■ Work to be completed ■
After locating the line that contains "(1) w or (w and w or w and not w) and not x" in the data below, set down exactly that line and each one after it through the line that contains "(2) not not", and nothing more.

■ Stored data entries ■
▬▬▬▬▬▬▬▬▬▬

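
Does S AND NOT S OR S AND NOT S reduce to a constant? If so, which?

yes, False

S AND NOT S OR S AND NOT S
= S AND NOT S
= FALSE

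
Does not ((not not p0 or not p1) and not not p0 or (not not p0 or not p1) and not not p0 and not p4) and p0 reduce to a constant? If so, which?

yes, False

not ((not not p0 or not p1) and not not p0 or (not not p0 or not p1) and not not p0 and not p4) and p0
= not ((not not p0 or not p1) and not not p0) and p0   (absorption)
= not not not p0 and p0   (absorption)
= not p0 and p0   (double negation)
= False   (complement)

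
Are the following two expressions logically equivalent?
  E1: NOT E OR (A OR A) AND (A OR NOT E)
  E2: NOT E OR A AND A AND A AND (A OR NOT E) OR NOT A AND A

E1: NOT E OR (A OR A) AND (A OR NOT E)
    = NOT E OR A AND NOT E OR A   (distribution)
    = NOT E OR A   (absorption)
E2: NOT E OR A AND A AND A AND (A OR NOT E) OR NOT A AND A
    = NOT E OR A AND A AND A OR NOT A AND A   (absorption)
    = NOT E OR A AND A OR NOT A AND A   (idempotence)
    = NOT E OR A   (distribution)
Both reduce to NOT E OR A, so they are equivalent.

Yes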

▬▬▬▬▬▬▬▬▬▬

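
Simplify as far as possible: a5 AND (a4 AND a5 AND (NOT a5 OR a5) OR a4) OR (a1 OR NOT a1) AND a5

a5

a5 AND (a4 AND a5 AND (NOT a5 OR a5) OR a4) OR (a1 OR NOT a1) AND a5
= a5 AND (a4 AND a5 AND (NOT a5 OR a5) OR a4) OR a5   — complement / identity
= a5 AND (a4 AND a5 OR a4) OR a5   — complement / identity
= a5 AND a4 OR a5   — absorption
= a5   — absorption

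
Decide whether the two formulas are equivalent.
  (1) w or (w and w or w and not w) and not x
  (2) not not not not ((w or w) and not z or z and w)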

▬▬▬▬▬▬▬▬▬▬

■ Final answer ■
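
  (1) w or (w and w or w and not w) and not x
  (2) not not not not ((w or w) and not z or z and w)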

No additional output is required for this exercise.